▶ **WORK TASK**:
The line containing "For a CAD design" and every line after it through the end of the records: return those exactly, and nothing more.
:: SUPPLIED MATERIAL ::
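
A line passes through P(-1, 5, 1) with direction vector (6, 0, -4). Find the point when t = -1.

P(t) = P + t·d
  = (-1 + 6·(-1), 5 + 0·(-1), 1 + (-4)·(-1))
  = (-1 - 6, 5 + 0, 1 + 4)
  = (-7, 5, 5)

(-7, 5, 5)


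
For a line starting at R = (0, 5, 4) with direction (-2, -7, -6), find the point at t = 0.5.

P(t) = R + t·d
  = (0 + (-2)·0.5, 5 + (-7)·0.5, 4 + (-6)·0.5)
  = (0 - 1, 5 - 3.5, 4 - 3)
  = (-1, 1.5, 1)

(-1, 1.5, 1)


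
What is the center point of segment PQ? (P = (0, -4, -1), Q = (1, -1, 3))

M = ((x₁+x₂)/2, (y₁+y₂)/2, (z₁+z₂)/2)
  = ((0 + 1)/2, (-4 - 1)/2, (-1 + 3)/2)
  = (1/2, -5/2, 2/2)
  = (0.5, -2.5, 1)

(0.5, -2.5, 1)


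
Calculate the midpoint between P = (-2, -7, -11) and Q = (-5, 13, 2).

M = ((x₁+x₂)/2, (y₁+y₂)/2, (z₁+z₂)/2)
  = ((-2 - 5)/2, (-7 + 13)/2, (-11 + 2)/2)
  = (-7/2, 6/2, -9/2)
  = (-3.5, 3, -4.5)

(-3.5, 3, -4.5)


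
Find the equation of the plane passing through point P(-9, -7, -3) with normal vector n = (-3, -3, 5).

The plane through P with normal n = (a, b, c) satisfies n·(r - P) = 0,
i.e. ax + by + cz = a·x₀ + b·y₀ + c·z₀.
d = (-3)·(-9) + (-3)·(-7) + 5·(-3)
  = 27 + 21 - 15
  = 33
Equation: -3x - 3y + 5z = 33

-3x - 3y + 5z = 33


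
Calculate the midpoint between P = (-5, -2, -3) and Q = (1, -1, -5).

M = ((x₁+x₂)/2, (y₁+y₂)/2, (z₁+z₂)/2)
  = ((-5 + 1)/2, (-2 - 1)/2, (-3 - 5)/2)
  = (-4/2, -3/2, -8/2)
  = (-2, -1.5, -4)

(-2, -1.5, -4)


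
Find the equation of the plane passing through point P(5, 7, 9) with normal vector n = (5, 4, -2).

The plane through P with normal n = (a, b, c) satisfies n·(r - P) = 0,
i.e. ax + by + cz = a·x₀ + b·y₀ + c·z₀.
d = 5·5 + 4·7 + (-2)·9
  = 25 + 28 - 18
  = 35
Equation: 5x + 4y - 2z = 35

5x + 4y - 2z = 35


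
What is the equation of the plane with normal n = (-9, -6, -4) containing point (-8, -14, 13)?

The plane through P with normal n = (a, b, c) satisfies n·(r - P) = 0,
i.e. ax + by + cz = a·x₀ + b·y₀ + c·z₀.
d = (-9)·(-8) + (-6)·(-14) + (-4)·13
  = 72 + 84 - 52
  = 104
Equation: -9x - 6y - 4z = 104

-9x - 6y - 4z = 104


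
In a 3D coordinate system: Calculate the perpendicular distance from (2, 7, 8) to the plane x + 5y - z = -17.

distance = |a·x₀ + b·y₀ + c·z₀ - d| / √(a² + b² + c²)
  = |1·2 + 5·7 + (-1)·8 - (-17)| / √(1² + 5² + (-1)²)
  = |2 + 35 - 8 + 17| / √(1 + 25 + 1)
  = |46| / √27
  = 46 / 5.196
  ≈ 8.853

8.853


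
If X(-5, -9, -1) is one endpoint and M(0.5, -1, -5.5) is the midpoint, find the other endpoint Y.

Y = 2M - X
  = (2·0.5 - (-5), 2·(-1) - (-9), 2·(-5.5) - (-1))
  = (1 + 5, -2 + 9, -11 + 1)
  = (6, 7, -10)

(6, 7, -10)


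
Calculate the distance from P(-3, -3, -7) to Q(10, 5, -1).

d = √[(x₂-x₁)² + (y₂-y₁)² + (z₂-z₁)²]
  = √[13² + 8² + 6²]
  = √[169 + 64 + 36]
  = √269
  ≈ 16.4

16.4


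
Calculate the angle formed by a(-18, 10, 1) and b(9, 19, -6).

a·b = (-18)·9 + 10·19 + 1·(-6) = -162 + 190 - 6 = 22
|a| = √((-18)² + 10² + 1²) = √425 ≈ 20.62
|b| = √(9² + 19² + (-6)²) = √478 ≈ 21.86
cos θ = (a·b)/(|a||b|) = 22/(20.62·21.86) ≈ 0.04881
θ = arccos(0.04881) ≈ 87.2°

87.2°


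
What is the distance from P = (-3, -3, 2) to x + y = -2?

distance = |a·x₀ + b·y₀ + c·z₀ - d| / √(a² + b² + c²)
  = |1·(-3) + 1·(-3) + 0·2 - (-2)| / √(1² + 1² + 0²)
  = |-3 - 3 + 0 + 2| / √(1 + 1 + 0)
  = |-4| / √2
  = 4 / 1.414
  ≈ 2.828

2.828


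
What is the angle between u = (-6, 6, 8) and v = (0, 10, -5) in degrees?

u·v = (-6)·0 + 6·10 + 8·(-5) = 0 + 60 - 40 = 20
|u| = √((-6)² + 6² + 8²) = √136 ≈ 11.66
|v| = √(0² + 10² + (-5)²) = √125 ≈ 11.18
cos θ = (u·v)/(|u||v|) = 20/(11.66·11.18) ≈ 0.1534
θ = arccos(0.1534) ≈ 81.18°

81.18°


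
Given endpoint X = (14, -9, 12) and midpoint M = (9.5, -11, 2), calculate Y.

Y = 2M - X
  = (2·9.5 - 14, 2·(-11) - (-9), 2·2 - 12)
  = (19 - 14, -22 + 9, 4 - 12)
  = (5, -13, -8)

(5, -13, -8)


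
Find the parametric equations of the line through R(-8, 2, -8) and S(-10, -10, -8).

Direction vector d = S - R = (-10 + 8, -10 - 2, -8 + 8) = (-2, -12, 0)
Parametric form r = R + t·d:
x = -8 - 2t, y = 2 - 12t, z = -8

x = -8 - 2t, y = 2 - 12t, z = -8


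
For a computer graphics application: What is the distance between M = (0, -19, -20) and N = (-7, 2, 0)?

d = √[(x₂-x₁)² + (y₂-y₁)² + (z₂-z₁)²]
  = √[(-7)² + 21² + 20²]
  = √[49 + 441 + 400]
  = √890
  ≈ 29.83

29.83


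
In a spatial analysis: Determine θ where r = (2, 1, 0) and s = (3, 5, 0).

r·s = 2·3 + 1·5 + 0·0 = 6 + 5 + 0 = 11
|r| = √(2² + 1² + 0²) = √5 ≈ 2.236
|s| = √(3² + 5² + 0²) = √34 ≈ 5.831
cos θ = (r·s)/(|r||s|) = 11/(2.236·5.831) ≈ 0.8437
θ = arccos(0.8437) ≈ 32.47°

32.47°


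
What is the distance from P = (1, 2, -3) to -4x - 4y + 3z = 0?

distance = |a·x₀ + b·y₀ + c·z₀ - d| / √(a² + b² + c²)
  = |(-4)·1 + (-4)·2 + 3·(-3) - 0| / √((-4)² + (-4)² + 3²)
  = |-4 - 8 - 9 + 0| / √(16 + 16 + 9)
  = |-21| / √41
  = 21 / 6.403
  ≈ 3.28

3.28


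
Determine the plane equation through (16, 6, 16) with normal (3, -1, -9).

The plane through P with normal n = (a, b, c) satisfies n·(r - P) = 0,
i.e. ax + by + cz = a·x₀ + b·y₀ + c·z₀.
d = 3·16 + (-1)·6 + (-9)·16
  = 48 - 6 - 144
  = -102
Equation: 3x - y - 9z = -102

3x - y - 9z = -102


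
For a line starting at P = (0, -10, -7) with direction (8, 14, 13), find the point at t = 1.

P(t) = P + t·d
  = (0 + 8·1, -10 + 14·1, -7 + 13·1)
  = (0 + 8, -10 + 14, -7 + 13)
  = (8, 4, 6)

(8, 4, 6)


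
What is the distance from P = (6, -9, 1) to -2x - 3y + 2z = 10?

distance = |a·x₀ + b·y₀ + c·z₀ - d| / √(a² + b² + c²)
  = |(-2)·6 + (-3)·(-9) + 2·1 - 10| / √((-2)² + (-3)² + 2²)
  = |-12 + 27 + 2 - 10| / √(4 + 9 + 4)
  = |7| / √17
  = 7 / 4.123
  ≈ 1.698

1.698


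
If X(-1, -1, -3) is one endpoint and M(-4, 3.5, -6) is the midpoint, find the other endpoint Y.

Y = 2M - X
  = (2·(-4) - (-1), 2·3.5 - (-1), 2·(-6) - (-3))
  = (-8 + 1, 7 + 1, -12 + 3)
  = (-7, 8, -9)

(-7, 8, -9)


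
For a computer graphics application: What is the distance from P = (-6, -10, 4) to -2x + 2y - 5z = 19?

distance = |a·x₀ + b·y₀ + c·z₀ - d| / √(a² + b² + c²)
  = |(-2)·(-6) + 2·(-10) + (-5)·4 - 19| / √((-2)² + 2² + (-5)²)
  = |12 - 20 - 20 - 19| / √(4 + 4 + 25)
  = |-47| / √33
  = 47 / 5.745
  ≈ 8.182

8.182


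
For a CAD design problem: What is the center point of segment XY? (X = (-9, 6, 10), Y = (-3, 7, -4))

M = ((x₁+x₂)/2, (y₁+y₂)/2, (z₁+z₂)/2)
  = ((-9 - 3)/2, (6 + 7)/2, (10 - 4)/2)
  = (-12/2, 13/2, 6/2)
  = (-6, 6.5, 3)

(-6, 6.5, 3)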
:::
▶ **TASK OUTPUT**:
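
For a CAD design problem: What is the center point of segment XY? (X = (-9, 6, 10), Y = (-3, 7, -4))

M = ((x₁+x₂)/2, (y₁+y₂)/2, (z₁+z₂)/2)
  = ((-9 - 3)/2, (6 + 7)/2, (10 - 4)/2)
  = (-12/2, 13/2, 6/2)
  = (-6, 6.5, 3)

(-6, 6.5, 3)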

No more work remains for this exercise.